Consider the listing below. Extract exactly the lines from the line containing "A closed well-typed" to the line containing "refl Nat (J", both included.

Data to use Start Marker

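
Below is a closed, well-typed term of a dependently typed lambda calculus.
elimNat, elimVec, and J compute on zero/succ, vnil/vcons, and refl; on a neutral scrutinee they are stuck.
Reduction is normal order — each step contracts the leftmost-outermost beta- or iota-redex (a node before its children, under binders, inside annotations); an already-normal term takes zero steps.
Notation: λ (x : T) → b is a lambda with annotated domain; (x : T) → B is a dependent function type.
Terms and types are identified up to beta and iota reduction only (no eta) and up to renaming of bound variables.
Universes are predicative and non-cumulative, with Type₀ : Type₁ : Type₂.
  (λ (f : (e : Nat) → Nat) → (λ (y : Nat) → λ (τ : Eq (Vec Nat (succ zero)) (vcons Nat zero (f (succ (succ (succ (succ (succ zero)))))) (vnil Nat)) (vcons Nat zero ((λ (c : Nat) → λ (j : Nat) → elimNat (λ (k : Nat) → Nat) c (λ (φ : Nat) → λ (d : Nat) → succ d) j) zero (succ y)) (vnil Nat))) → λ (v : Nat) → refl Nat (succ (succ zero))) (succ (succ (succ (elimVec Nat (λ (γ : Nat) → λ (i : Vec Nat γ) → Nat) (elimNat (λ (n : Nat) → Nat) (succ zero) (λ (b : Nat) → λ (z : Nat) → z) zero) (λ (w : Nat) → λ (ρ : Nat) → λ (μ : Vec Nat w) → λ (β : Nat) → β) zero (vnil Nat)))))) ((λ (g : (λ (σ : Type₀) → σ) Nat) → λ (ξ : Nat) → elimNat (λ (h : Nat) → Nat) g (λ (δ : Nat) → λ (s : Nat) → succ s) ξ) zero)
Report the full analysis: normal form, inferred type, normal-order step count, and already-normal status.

normal form:
  λ (f : Eq (Vec Nat (succ zero)) (vcons Nat zero (succ (succ (succ (succ (succ zero))))) (vnil Nat)) (vcons Nat zero (succ (succ (succ (succ (succ zero))))) (vnil Nat))) → λ (e : Nat) → refl Nat (succ (succ zero))
type:
  (f : Eq (Vec Nat (succ zero)) (vcons Nat zero (succ (succ (succ (succ (succ zero))))) (vnil Nat)) (vcons Nat zero (succ (succ (succ (succ (succ zero))))) (vnil Nat))) → (e : Nat) → Eq Nat (succ (succ zero)) (succ (succ zero))
normal-order step count: 40
already normal: no
first redex: a beta-redex


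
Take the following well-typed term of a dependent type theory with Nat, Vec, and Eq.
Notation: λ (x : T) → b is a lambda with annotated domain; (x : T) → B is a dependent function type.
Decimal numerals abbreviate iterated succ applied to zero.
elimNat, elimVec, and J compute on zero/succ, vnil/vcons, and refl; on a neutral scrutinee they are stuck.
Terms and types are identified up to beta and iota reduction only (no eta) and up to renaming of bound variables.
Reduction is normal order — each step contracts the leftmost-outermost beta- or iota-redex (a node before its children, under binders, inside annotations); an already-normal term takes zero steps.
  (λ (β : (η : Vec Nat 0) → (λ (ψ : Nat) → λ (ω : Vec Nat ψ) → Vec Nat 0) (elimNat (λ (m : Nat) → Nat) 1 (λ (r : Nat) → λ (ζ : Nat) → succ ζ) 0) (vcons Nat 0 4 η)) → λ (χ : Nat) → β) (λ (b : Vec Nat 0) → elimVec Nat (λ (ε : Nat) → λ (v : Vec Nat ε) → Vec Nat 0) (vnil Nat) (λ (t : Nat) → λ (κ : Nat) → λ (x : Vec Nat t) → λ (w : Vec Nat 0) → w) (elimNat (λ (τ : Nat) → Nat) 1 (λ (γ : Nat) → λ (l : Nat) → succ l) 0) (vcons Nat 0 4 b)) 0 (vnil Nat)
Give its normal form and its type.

normal form:
  vnil Nat
inferred type:
  Vec Nat 0


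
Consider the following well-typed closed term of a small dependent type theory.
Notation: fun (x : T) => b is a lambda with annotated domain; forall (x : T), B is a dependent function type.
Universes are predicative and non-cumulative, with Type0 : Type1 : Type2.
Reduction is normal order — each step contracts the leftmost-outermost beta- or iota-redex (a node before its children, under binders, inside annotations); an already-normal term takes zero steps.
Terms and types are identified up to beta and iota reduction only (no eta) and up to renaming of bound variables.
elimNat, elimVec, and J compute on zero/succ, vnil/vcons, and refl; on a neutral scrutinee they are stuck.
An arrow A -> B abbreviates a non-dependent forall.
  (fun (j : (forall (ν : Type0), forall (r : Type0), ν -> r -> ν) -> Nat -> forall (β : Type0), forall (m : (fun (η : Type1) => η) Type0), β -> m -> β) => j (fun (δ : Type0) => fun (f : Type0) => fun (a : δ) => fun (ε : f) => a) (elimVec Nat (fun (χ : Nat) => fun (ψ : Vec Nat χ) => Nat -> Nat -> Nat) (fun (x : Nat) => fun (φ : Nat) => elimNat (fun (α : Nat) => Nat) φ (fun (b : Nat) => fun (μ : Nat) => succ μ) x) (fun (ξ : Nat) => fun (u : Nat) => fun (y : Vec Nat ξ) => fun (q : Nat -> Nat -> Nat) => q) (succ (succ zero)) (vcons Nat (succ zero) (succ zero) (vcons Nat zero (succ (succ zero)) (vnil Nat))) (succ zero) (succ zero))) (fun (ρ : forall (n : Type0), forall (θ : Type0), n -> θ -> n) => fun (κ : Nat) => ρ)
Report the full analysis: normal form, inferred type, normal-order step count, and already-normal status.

resulting normal form:
  fun (j : Type0) => fun (ν : Type0) => fun (r : j) => fun (β : ν) => r
the term's type:
  forall (j : Type0), forall (ν : Type0), j -> ν -> j
steps to reach normal form (normal order): 3
term was already normal: no
first redex: a beta-redex


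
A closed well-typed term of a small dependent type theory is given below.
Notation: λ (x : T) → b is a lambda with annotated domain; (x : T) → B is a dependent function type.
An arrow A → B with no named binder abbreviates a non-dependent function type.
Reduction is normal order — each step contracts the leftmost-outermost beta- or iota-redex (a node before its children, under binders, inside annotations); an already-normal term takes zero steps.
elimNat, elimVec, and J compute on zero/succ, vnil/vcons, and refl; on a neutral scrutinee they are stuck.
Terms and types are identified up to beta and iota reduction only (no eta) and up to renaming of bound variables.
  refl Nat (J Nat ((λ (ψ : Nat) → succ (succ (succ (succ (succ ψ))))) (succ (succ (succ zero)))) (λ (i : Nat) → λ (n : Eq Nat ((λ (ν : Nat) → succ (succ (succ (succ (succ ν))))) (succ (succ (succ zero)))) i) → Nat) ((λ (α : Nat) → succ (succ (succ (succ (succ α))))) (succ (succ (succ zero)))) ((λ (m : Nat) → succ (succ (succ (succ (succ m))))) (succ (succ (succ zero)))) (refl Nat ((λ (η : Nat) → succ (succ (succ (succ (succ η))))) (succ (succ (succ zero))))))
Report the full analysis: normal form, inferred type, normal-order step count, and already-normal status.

normal form:
  refl Nat (succ (succ (succ (succ (succ (succ (succ (succ zero))))))))
the term's type:
  Eq Nat (succ (succ (succ (succ (succ (succ (succ (succ zero)))))))) (succ (succ (succ (succ (succ (succ (succ (succ zero))))))))
reduction steps (normal order): 2
already normal: no
first redex: a J iota-redex


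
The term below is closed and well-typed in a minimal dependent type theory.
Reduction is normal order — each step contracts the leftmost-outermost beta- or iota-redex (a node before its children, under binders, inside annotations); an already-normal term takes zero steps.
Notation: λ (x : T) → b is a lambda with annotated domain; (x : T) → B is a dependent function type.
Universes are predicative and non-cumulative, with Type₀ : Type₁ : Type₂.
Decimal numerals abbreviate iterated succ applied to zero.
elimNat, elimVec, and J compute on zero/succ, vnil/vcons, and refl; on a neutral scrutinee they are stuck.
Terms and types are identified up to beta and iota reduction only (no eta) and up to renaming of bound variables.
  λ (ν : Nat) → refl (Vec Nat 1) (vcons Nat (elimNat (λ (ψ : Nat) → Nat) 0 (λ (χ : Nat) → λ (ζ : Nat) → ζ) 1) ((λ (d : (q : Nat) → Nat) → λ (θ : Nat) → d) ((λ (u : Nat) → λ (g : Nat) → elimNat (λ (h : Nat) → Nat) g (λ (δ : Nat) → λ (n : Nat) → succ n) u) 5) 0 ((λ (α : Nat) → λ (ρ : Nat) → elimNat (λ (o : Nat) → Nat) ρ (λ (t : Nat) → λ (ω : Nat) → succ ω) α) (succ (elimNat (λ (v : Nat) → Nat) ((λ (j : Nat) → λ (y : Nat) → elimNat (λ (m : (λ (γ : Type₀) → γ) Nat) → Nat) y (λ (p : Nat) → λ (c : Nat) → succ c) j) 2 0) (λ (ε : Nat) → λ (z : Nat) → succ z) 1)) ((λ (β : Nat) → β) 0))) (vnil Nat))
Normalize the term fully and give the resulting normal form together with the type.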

Data to use End Marker

Output below:
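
A closed well-typed term of a small dependent type theory is given below.
Notation: λ (x : T) → b is a lambda with annotated domain; (x : T) → B is a dependent function type.
An arrow A → B with no named binder abbreviates a non-dependent function type.
Reduction is normal order — each step contracts the leftmost-outermost beta- or iota-redex (a node before its children, under binders, inside annotations); an already-normal term takes zero steps.
elimNat, elimVec, and J compute on zero/succ, vnil/vcons, and refl; on a neutral scrutinee they are stuck.
Terms and types are identified up to beta and iota reduction only (no eta) and up to renaming of bound variables.
  refl Nat (J Nat ((λ (ψ : Nat) → succ (succ (succ (succ (succ ψ))))) (succ (succ (succ zero)))) (λ (i : Nat) → λ (n : Eq Nat ((λ (ν : Nat) → succ (succ (succ (succ (succ ν))))) (succ (succ (succ zero)))) i) → Nat) ((λ (α : Nat) → succ (succ (succ (succ (succ α))))) (succ (succ (succ zero)))) ((λ (m : Nat) → succ (succ (succ (succ (succ m))))) (succ (succ (succ zero)))) (refl Nat ((λ (η : Nat) → succ (succ (succ (succ (succ η))))) (succ (succ (succ zero))))))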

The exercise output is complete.